Segment Start: Material supplied

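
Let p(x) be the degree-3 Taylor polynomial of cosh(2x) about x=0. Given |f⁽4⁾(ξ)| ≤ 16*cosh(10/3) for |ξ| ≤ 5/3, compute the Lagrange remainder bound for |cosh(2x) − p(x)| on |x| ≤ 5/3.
1250*cosh(10/3)/243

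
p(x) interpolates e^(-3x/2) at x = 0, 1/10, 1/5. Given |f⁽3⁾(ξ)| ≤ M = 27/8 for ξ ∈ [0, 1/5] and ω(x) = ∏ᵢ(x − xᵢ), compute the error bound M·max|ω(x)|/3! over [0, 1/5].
sqrt(3)/8000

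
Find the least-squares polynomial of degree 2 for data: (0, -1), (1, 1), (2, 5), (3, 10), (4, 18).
-33/35 + (69/70)x + (13/14)x²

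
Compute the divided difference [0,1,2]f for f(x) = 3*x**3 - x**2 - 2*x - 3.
8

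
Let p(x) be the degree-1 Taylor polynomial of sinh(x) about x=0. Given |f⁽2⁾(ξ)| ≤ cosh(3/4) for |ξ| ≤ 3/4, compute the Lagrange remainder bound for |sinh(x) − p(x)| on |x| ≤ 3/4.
9*cosh(3/4)/32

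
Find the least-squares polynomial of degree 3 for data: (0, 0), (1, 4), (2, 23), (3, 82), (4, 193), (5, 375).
37/126 + (-589/756)x + (131/252)x² + (79/27)x³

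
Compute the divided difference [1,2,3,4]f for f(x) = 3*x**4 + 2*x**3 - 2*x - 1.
32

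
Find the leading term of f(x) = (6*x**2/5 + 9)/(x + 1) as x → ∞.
6*x/5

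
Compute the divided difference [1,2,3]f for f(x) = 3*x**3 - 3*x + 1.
18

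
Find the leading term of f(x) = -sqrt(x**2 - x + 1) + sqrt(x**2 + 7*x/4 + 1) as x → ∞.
11/8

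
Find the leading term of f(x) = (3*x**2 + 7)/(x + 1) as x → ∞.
3*x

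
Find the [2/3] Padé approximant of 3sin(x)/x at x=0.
(3 - 7*x**2/20)/(x**2/20 + 1)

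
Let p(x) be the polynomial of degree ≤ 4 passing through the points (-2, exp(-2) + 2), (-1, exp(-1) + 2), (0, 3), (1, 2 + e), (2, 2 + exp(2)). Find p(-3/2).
(35 + 140*e + (-5*exp(2) + 28*e + 186)*exp(2))*exp(-2)/128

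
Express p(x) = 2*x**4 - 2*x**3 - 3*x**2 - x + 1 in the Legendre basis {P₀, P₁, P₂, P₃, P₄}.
(2/5)P₀ + (-11/5)P₁ + (-6/7)P₂ + (-4/5)P₃ + (16/35)P₄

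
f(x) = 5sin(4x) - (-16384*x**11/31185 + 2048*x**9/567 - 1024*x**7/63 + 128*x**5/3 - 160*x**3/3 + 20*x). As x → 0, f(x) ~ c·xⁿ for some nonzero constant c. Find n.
13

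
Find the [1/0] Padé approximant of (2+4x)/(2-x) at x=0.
5*x/2 + 1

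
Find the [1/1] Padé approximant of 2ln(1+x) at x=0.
2*x/(x/2 + 1)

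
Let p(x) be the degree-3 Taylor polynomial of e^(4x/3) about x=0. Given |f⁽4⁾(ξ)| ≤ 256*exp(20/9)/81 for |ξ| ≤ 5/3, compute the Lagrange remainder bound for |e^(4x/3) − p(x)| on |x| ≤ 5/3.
20000*exp(20/9)/19683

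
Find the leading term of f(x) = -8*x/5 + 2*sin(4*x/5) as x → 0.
-64*x**3/375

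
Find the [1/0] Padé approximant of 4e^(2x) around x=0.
8*x + 4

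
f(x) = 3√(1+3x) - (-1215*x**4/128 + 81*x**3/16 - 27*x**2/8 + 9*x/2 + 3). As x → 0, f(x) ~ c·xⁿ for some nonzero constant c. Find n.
5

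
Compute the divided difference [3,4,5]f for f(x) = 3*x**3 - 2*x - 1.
36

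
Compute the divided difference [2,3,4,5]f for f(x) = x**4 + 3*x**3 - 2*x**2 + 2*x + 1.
17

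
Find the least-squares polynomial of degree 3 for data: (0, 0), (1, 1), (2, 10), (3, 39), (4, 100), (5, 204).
2/63 + (253/378)x + (-439/252)x² + (211/108)x³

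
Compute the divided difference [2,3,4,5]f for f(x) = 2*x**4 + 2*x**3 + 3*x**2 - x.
30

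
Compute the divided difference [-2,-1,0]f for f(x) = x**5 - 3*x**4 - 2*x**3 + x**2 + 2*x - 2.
-29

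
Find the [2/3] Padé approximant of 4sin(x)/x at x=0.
(4 - 7*x**2/15)/(x**2/20 + 1)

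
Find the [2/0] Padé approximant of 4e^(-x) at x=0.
2*x**2 - 4*x + 4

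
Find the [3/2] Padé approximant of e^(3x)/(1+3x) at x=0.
(72*x**3/55 + 513*x**2/220 + 126*x/55 + 1)/(-477*x**2/220 + 126*x/55 + 1)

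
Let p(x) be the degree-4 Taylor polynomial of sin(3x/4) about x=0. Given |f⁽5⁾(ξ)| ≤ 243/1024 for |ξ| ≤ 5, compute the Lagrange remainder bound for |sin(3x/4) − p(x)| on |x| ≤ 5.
50625/8192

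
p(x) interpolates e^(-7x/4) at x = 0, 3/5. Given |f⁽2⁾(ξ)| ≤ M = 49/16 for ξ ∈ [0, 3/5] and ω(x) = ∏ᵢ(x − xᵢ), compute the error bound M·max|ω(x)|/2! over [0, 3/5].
441/3200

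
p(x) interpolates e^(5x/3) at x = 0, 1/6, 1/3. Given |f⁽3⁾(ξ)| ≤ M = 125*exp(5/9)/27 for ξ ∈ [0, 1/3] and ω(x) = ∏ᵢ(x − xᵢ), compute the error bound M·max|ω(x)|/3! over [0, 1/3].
125*sqrt(3)*exp(5/9)/157464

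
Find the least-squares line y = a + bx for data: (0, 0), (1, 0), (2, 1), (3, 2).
a = -3/10, b = 7/10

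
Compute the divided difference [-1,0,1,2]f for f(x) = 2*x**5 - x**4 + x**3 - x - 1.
9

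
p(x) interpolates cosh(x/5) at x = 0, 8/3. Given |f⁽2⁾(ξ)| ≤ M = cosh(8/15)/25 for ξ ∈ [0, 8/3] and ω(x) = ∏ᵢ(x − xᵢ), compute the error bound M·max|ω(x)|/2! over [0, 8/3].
8*cosh(8/15)/225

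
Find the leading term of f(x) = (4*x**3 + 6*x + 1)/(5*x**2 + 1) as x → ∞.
4*x/5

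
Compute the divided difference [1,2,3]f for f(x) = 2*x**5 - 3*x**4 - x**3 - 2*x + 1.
99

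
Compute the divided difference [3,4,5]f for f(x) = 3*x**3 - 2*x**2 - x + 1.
34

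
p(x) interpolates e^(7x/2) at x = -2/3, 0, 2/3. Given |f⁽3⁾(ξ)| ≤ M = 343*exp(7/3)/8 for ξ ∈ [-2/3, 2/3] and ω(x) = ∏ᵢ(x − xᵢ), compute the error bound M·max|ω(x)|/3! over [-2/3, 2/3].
343*sqrt(3)*exp(7/3)/729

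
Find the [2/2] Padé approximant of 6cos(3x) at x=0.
(6 - 45*x**2/2)/(3*x**2/4 + 1)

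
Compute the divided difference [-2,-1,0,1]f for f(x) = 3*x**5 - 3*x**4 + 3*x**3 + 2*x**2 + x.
24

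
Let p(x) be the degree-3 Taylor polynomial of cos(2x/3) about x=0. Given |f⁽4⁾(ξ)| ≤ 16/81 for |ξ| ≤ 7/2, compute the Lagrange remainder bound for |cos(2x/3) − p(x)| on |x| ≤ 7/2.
2401/1944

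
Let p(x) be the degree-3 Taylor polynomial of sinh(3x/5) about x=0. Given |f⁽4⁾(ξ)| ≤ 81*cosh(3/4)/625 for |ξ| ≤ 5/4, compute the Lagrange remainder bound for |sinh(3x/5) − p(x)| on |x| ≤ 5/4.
27*cosh(3/4)/2048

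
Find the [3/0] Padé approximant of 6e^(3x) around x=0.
27*x**3 + 27*x**2 + 18*x + 6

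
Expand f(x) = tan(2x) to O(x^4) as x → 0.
2*x + 8*x**3/3 + O(x**4)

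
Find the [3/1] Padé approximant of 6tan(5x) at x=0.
250*x**3 + 30*x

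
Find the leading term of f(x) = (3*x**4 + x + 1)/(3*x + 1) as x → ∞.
x**3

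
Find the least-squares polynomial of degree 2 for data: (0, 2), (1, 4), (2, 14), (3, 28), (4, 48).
12/7 + (6/35)x + (20/7)x²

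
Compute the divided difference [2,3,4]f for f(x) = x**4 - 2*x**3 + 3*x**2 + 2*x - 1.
40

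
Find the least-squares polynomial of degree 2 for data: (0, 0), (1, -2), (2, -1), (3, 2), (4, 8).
-1/35 + (-22/7)x + (9/7)x²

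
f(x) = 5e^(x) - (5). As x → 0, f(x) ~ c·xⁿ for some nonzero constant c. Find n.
1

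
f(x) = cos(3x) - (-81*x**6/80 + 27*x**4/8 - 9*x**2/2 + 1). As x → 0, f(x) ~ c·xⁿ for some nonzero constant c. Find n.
8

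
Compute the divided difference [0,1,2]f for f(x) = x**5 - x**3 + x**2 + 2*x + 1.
13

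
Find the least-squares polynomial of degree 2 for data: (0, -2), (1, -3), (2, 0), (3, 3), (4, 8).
-16/7 + (-29/35)x + (6/7)x²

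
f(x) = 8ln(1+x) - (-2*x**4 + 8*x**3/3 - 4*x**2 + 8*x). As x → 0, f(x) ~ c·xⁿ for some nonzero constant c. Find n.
5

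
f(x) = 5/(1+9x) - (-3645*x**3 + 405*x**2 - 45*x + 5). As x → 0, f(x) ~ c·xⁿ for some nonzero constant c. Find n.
4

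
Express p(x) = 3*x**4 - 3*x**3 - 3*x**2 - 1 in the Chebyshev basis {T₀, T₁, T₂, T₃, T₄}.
(-11/8)T₀ + (-9/4)T₁ + (-3/4)T₃ + (3/8)T₄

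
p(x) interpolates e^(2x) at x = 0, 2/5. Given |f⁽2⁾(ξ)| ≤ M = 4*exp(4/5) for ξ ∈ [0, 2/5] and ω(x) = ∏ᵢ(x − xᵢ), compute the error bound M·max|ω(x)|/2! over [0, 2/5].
2*exp(4/5)/25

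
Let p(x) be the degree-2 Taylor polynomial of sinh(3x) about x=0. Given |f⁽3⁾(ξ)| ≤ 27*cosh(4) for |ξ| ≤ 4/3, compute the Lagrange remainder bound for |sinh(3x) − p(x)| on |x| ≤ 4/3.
32*cosh(4)/3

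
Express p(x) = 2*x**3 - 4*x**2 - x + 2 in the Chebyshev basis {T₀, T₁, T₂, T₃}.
(1/2)T₁ + (-2)T₂ + (1/2)T₃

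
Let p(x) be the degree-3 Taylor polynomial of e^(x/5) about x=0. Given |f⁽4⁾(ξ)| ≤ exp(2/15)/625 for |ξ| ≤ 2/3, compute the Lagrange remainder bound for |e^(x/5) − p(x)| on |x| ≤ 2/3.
2*exp(2/15)/151875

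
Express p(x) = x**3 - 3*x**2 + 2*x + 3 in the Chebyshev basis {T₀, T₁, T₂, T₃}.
(3/2)T₀ + (11/4)T₁ + (-3/2)T₂ + (1/4)T₃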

Segment End: Material supplied

-- Task to carry out --
Could you reproduce, exactly as written, the lines running from the one with "Express p(x) = 2*x**3" to the end of the entries above?

-- Written response --
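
Express p(x) = 2*x**3 - 4*x**2 - x + 2 in the Chebyshev basis {T₀, T₁, T₂, T₃}.
(1/2)T₁ + (-2)T₂ + (1/2)T₃

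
Let p(x) be the degree-3 Taylor polynomial of e^(x/5) about x=0. Given |f⁽4⁾(ξ)| ≤ exp(2/15)/625 for |ξ| ≤ 2/3, compute the Lagrange remainder bound for |e^(x/5) − p(x)| on |x| ≤ 2/3.
2*exp(2/15)/151875

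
Express p(x) = x**3 - 3*x**2 + 2*x + 3 in the Chebyshev basis {T₀, T₁, T₂, T₃}.
(3/2)T₀ + (11/4)T₁ + (-3/2)T₂ + (1/4)T₃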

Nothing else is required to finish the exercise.